[Saved data entries]
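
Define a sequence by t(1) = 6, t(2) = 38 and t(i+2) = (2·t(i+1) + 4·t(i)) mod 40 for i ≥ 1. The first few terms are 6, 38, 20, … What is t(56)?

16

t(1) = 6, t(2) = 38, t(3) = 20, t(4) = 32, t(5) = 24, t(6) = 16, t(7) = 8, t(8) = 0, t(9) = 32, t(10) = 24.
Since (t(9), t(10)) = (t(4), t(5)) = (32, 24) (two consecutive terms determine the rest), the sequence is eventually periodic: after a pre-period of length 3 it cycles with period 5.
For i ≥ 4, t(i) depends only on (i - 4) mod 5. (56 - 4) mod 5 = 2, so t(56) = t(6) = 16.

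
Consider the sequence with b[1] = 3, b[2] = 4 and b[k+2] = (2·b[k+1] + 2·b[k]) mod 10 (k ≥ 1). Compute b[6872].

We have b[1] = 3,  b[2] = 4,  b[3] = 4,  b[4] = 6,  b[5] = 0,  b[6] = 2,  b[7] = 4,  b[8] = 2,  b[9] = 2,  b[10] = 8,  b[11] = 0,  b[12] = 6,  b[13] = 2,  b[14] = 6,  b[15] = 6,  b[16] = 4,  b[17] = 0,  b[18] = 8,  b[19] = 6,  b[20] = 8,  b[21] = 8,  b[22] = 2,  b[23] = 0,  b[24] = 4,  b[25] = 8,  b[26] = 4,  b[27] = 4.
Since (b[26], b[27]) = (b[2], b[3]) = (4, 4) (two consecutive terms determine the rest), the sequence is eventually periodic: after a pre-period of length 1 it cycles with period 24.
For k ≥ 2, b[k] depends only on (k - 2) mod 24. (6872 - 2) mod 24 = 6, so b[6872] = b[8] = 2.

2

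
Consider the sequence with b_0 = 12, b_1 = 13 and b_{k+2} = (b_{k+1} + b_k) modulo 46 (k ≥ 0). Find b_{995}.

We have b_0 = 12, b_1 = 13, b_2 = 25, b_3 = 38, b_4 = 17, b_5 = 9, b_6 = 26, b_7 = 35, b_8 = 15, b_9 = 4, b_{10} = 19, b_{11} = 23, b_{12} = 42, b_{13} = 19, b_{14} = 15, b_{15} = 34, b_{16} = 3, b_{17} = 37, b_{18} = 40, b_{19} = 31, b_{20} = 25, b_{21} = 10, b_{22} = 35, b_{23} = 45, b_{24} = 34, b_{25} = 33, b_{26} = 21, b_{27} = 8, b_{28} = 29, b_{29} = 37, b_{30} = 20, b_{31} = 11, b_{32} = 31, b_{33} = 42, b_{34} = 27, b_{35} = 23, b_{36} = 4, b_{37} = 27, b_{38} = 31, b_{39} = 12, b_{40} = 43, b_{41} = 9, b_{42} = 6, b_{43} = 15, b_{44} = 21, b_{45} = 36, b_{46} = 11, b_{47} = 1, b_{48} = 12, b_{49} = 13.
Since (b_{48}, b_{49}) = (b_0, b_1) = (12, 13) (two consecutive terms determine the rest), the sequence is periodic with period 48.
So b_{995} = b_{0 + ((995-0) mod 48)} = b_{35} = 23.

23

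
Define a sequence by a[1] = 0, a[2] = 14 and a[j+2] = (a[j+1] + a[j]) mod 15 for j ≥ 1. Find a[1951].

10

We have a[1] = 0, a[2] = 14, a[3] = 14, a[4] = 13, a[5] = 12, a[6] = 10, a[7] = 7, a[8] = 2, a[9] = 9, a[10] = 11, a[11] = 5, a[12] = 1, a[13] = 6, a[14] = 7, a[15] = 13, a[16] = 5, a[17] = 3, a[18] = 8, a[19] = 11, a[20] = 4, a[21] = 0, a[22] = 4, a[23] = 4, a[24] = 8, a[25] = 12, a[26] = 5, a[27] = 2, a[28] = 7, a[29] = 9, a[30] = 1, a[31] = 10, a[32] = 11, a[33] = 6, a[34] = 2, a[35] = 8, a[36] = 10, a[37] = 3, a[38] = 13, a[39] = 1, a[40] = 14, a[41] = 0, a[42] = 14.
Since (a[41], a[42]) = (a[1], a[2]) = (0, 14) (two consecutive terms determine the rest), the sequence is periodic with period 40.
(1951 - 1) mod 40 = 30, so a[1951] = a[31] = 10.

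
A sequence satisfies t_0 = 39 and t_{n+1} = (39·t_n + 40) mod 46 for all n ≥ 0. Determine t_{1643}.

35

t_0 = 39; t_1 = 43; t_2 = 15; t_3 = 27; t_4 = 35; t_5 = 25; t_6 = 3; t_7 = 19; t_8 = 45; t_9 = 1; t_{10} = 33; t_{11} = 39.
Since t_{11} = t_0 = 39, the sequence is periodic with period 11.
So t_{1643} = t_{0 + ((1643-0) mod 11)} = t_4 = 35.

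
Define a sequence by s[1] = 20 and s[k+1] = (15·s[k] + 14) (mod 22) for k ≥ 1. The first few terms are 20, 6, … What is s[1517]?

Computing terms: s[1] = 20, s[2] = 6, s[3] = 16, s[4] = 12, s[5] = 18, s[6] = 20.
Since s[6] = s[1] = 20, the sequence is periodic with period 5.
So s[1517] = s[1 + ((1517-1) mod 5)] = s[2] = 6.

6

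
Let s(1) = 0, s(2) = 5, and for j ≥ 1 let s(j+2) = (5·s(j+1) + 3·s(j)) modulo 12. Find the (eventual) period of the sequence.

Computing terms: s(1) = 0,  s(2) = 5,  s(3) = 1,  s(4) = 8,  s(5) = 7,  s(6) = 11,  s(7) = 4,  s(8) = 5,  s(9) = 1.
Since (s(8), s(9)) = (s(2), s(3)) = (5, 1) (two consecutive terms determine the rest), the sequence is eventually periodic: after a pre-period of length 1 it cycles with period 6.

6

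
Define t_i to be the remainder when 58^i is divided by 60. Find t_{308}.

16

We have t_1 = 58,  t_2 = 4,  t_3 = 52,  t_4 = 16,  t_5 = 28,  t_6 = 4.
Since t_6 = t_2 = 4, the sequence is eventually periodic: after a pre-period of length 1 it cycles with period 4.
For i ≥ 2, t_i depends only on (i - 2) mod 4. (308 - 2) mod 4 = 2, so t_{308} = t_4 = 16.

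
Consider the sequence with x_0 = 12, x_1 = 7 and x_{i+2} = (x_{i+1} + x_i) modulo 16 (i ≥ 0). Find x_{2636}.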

(AIM OF THE EXERCISE): Repeat the records above with every character intact.

(RESPONSE TO THE TASK):
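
Define a sequence by t(1) = 6, t(2) = 38 and t(i+2) = (2·t(i+1) + 4·t(i)) mod 40 for i ≥ 1. The first few terms are 6, 38, 20, … What is t(56)?

16

t(1) = 6, t(2) = 38, t(3) = 20, t(4) = 32, t(5) = 24, t(6) = 16, t(7) = 8, t(8) = 0, t(9) = 32, t(10) = 24.
Since (t(9), t(10)) = (t(4), t(5)) = (32, 24) (two consecutive terms determine the rest), the sequence is eventually periodic: after a pre-period of length 3 it cycles with period 5.
For i ≥ 4, t(i) depends only on (i - 4) mod 5. (56 - 4) mod 5 = 2, so t(56) = t(6) = 16.

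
Consider the sequence with b[1] = 3, b[2] = 4 and b[k+2] = (2·b[k+1] + 2·b[k]) mod 10 (k ≥ 1). Compute b[6872].

We have b[1] = 3,  b[2] = 4,  b[3] = 4,  b[4] = 6,  b[5] = 0,  b[6] = 2,  b[7] = 4,  b[8] = 2,  b[9] = 2,  b[10] = 8,  b[11] = 0,  b[12] = 6,  b[13] = 2,  b[14] = 6,  b[15] = 6,  b[16] = 4,  b[17] = 0,  b[18] = 8,  b[19] = 6,  b[20] = 8,  b[21] = 8,  b[22] = 2,  b[23] = 0,  b[24] = 4,  b[25] = 8,  b[26] = 4,  b[27] = 4.
Since (b[26], b[27]) = (b[2], b[3]) = (4, 4) (two consecutive terms determine the rest), the sequence is eventually periodic: after a pre-period of length 1 it cycles with period 24.
For k ≥ 2, b[k] depends only on (k - 2) mod 24. (6872 - 2) mod 24 = 6, so b[6872] = b[8] = 2.

2

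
Consider the sequence with b_0 = 12, b_1 = 13 and b_{k+2} = (b_{k+1} + b_k) modulo 46 (k ≥ 0). Find b_{995}.

We have b_0 = 12, b_1 = 13, b_2 = 25, b_3 = 38, b_4 = 17, b_5 = 9, b_6 = 26, b_7 = 35, b_8 = 15, b_9 = 4, b_{10} = 19, b_{11} = 23, b_{12} = 42, b_{13} = 19, b_{14} = 15, b_{15} = 34, b_{16} = 3, b_{17} = 37, b_{18} = 40, b_{19} = 31, b_{20} = 25, b_{21} = 10, b_{22} = 35, b_{23} = 45, b_{24} = 34, b_{25} = 33, b_{26} = 21, b_{27} = 8, b_{28} = 29, b_{29} = 37, b_{30} = 20, b_{31} = 11, b_{32} = 31, b_{33} = 42, b_{34} = 27, b_{35} = 23, b_{36} = 4, b_{37} = 27, b_{38} = 31, b_{39} = 12, b_{40} = 43, b_{41} = 9, b_{42} = 6, b_{43} = 15, b_{44} = 21, b_{45} = 36, b_{46} = 11, b_{47} = 1, b_{48} = 12, b_{49} = 13.
Since (b_{48}, b_{49}) = (b_0, b_1) = (12, 13) (two consecutive terms determine the rest), the sequence is periodic with period 48.
So b_{995} = b_{0 + ((995-0) mod 48)} = b_{35} = 23.

23

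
Define a sequence by a[1] = 0, a[2] = 14 and a[j+2] = (a[j+1] + a[j]) mod 15 for j ≥ 1. Find a[1951].

10

We have a[1] = 0, a[2] = 14, a[3] = 14, a[4] = 13, a[5] = 12, a[6] = 10, a[7] = 7, a[8] = 2, a[9] = 9, a[10] = 11, a[11] = 5, a[12] = 1, a[13] = 6, a[14] = 7, a[15] = 13, a[16] = 5, a[17] = 3, a[18] = 8, a[19] = 11, a[20] = 4, a[21] = 0, a[22] = 4, a[23] = 4, a[24] = 8, a[25] = 12, a[26] = 5, a[27] = 2, a[28] = 7, a[29] = 9, a[30] = 1, a[31] = 10, a[32] = 11, a[33] = 6, a[34] = 2, a[35] = 8, a[36] = 10, a[37] = 3, a[38] = 13, a[39] = 1, a[40] = 14, a[41] = 0, a[42] = 14.
Since (a[41], a[42]) = (a[1], a[2]) = (0, 14) (two consecutive terms determine the rest), the sequence is periodic with period 40.
(1951 - 1) mod 40 = 30, so a[1951] = a[31] = 10.

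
A sequence satisfies t_0 = 39 and t_{n+1} = (39·t_n + 40) mod 46 for all n ≥ 0. Determine t_{1643}.

35

t_0 = 39; t_1 = 43; t_2 = 15; t_3 = 27; t_4 = 35; t_5 = 25; t_6 = 3; t_7 = 19; t_8 = 45; t_9 = 1; t_{10} = 33; t_{11} = 39.
Since t_{11} = t_0 = 39, the sequence is periodic with period 11.
So t_{1643} = t_{0 + ((1643-0) mod 11)} = t_4 = 35.

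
Define a sequence by s[1] = 20 and s[k+1] = (15·s[k] + 14) (mod 22) for k ≥ 1. The first few terms are 20, 6, … What is s[1517]?

Computing terms: s[1] = 20, s[2] = 6, s[3] = 16, s[4] = 12, s[5] = 18, s[6] = 20.
Since s[6] = s[1] = 20, the sequence is periodic with period 5.
So s[1517] = s[1 + ((1517-1) mod 5)] = s[2] = 6.

6

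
Let s(1) = 0, s(2) = 5, and for j ≥ 1 let s(j+2) = (5·s(j+1) + 3·s(j)) modulo 12. Find the (eventual) period of the sequence.

Computing terms: s(1) = 0,  s(2) = 5,  s(3) = 1,  s(4) = 8,  s(5) = 7,  s(6) = 11,  s(7) = 4,  s(8) = 5,  s(9) = 1.
Since (s(8), s(9)) = (s(2), s(3)) = (5, 1) (two consecutive terms determine the rest), the sequence is eventually periodic: after a pre-period of length 1 it cycles with period 6.

6

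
Define t_i to be the remainder when 58^i is divided by 60. Find t_{308}.

16

We have t_1 = 58,  t_2 = 4,  t_3 = 52,  t_4 = 16,  t_5 = 28,  t_6 = 4.
Since t_6 = t_2 = 4, the sequence is eventually periodic: after a pre-period of length 1 it cycles with period 4.
For i ≥ 2, t_i depends only on (i - 2) mod 4. (308 - 2) mod 4 = 2, so t_{308} = t_4 = 16.

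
Consider the sequence with x_0 = 12, x_1 = 7 and x_{i+2} = (x_{i+1} + x_i) modulo 16 (i ≥ 0). Find x_{2636}.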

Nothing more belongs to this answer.